Task:
Your reply should consist solely of the lines from the one containing "In the parallel" through the end of the data, restated word for word.

Information provided:
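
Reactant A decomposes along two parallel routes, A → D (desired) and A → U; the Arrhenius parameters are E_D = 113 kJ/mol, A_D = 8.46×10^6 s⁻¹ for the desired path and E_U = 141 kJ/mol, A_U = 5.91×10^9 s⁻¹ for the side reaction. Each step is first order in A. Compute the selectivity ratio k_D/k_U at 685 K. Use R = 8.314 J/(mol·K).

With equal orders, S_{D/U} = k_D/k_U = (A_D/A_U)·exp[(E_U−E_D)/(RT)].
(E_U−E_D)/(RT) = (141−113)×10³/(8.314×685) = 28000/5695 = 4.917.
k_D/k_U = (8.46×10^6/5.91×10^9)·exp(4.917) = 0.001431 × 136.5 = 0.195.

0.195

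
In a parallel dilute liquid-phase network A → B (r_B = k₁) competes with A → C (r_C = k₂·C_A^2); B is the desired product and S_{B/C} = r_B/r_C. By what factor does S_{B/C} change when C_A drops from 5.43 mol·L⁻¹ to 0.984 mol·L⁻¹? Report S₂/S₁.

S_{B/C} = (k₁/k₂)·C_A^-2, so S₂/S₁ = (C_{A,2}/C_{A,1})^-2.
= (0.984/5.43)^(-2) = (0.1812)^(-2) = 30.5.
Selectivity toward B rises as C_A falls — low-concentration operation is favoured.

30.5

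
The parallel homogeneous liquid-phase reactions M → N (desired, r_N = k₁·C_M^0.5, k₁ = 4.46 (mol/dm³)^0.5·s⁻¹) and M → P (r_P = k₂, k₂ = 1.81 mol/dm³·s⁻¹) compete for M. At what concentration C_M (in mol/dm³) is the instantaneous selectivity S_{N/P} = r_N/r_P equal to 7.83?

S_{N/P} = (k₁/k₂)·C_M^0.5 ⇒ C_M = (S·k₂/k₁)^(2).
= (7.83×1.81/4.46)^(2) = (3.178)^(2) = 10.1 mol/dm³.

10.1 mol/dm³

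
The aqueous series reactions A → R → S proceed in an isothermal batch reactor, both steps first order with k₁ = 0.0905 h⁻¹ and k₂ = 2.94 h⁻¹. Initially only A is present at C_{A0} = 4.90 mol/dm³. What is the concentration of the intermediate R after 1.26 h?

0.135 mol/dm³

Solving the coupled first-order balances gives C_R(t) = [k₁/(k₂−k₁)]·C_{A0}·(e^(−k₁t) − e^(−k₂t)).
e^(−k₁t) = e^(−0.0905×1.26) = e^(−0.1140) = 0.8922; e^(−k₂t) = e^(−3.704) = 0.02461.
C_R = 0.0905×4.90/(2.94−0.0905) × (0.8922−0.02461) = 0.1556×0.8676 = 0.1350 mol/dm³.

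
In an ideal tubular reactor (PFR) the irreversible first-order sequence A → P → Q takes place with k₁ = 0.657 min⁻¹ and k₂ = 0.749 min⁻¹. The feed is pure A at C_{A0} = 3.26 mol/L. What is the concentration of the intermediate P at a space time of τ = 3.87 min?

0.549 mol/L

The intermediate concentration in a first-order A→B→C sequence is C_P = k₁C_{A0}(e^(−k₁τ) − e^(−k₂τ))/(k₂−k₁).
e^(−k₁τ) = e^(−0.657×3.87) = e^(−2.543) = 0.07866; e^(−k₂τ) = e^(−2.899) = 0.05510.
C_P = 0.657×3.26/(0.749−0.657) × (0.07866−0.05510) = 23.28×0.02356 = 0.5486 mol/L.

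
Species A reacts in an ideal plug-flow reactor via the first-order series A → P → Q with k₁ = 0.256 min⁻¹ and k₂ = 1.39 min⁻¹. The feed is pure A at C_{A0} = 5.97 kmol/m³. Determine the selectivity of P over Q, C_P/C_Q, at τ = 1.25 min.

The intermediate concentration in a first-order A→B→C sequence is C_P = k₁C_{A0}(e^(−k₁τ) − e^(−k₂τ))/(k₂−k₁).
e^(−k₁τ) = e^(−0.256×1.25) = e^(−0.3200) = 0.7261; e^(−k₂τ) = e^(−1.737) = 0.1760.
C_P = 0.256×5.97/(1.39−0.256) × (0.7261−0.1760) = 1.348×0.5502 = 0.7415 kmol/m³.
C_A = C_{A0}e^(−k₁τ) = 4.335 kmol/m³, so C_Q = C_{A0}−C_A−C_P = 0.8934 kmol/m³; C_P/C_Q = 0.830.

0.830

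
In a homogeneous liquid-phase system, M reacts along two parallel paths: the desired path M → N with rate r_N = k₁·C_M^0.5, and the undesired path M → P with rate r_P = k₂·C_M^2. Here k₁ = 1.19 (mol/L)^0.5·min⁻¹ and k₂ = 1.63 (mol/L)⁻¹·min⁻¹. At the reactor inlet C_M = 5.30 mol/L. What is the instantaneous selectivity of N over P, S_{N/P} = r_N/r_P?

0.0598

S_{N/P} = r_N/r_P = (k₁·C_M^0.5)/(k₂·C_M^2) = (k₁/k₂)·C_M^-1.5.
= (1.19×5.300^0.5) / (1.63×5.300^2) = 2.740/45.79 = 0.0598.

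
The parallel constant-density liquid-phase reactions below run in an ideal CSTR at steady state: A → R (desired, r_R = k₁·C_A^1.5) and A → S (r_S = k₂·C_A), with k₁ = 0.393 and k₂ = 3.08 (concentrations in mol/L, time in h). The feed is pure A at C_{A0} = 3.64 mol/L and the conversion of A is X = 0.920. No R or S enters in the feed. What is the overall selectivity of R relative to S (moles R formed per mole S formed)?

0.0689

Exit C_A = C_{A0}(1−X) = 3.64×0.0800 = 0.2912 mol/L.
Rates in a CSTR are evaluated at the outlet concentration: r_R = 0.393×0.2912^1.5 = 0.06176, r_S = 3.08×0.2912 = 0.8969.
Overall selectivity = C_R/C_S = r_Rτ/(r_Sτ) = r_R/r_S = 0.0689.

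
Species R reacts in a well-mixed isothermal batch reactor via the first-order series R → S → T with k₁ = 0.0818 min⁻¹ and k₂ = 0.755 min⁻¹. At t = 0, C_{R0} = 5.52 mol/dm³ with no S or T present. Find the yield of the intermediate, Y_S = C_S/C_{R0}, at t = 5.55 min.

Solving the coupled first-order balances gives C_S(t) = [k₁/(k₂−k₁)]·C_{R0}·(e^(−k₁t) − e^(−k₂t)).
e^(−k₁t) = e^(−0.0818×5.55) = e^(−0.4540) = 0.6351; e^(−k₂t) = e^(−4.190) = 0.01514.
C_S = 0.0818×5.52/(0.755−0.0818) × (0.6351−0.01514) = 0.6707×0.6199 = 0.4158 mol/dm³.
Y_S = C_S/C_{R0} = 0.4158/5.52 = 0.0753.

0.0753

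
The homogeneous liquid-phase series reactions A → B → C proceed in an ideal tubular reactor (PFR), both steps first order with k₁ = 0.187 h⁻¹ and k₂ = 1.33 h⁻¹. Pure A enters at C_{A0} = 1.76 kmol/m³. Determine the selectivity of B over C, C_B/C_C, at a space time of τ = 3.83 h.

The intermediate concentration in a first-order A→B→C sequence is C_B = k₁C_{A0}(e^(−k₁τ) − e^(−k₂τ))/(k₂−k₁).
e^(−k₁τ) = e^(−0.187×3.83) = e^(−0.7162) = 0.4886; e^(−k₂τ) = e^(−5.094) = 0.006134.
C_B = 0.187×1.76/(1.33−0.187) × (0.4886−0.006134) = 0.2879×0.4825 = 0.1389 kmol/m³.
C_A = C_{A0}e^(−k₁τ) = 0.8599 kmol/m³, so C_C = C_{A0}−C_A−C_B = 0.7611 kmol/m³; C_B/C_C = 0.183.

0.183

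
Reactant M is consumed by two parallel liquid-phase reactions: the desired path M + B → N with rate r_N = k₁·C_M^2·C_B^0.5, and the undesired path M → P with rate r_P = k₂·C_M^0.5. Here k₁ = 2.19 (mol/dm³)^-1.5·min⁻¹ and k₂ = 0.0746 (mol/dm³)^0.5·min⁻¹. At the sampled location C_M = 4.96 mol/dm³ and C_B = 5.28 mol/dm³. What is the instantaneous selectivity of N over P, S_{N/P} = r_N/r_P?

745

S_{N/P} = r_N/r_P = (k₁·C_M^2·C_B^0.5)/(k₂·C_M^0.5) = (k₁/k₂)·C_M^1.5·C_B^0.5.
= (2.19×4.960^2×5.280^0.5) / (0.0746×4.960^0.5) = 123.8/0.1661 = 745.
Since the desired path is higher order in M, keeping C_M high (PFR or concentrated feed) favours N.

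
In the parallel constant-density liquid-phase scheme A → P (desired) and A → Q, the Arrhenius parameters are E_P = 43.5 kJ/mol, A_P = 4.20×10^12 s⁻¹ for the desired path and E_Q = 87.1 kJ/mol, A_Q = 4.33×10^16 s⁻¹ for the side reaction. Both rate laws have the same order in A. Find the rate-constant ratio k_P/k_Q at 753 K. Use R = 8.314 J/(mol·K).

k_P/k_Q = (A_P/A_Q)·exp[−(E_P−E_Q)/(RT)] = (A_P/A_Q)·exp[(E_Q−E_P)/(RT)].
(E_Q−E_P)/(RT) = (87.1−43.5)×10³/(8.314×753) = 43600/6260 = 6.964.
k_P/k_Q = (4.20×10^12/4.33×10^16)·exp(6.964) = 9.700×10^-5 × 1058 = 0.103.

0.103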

Answer box:
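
In the parallel constant-density liquid-phase scheme A → P (desired) and A → Q, the Arrhenius parameters are E_P = 43.5 kJ/mol, A_P = 4.20×10^12 s⁻¹ for the desired path and E_Q = 87.1 kJ/mol, A_Q = 4.33×10^16 s⁻¹ for the side reaction. Both rate laws have the same order in A. Find the rate-constant ratio k_P/k_Q at 753 K. Use R = 8.314 J/(mol·K).

k_P/k_Q = (A_P/A_Q)·exp[−(E_P−E_Q)/(RT)] = (A_P/A_Q)·exp[(E_Q−E_P)/(RT)].
(E_Q−E_P)/(RT) = (87.1−43.5)×10³/(8.314×753) = 43600/6260 = 6.964.
k_P/k_Q = (4.20×10^12/4.33×10^16)·exp(6.964) = 9.700×10^-5 × 1058 = 0.103.

0.103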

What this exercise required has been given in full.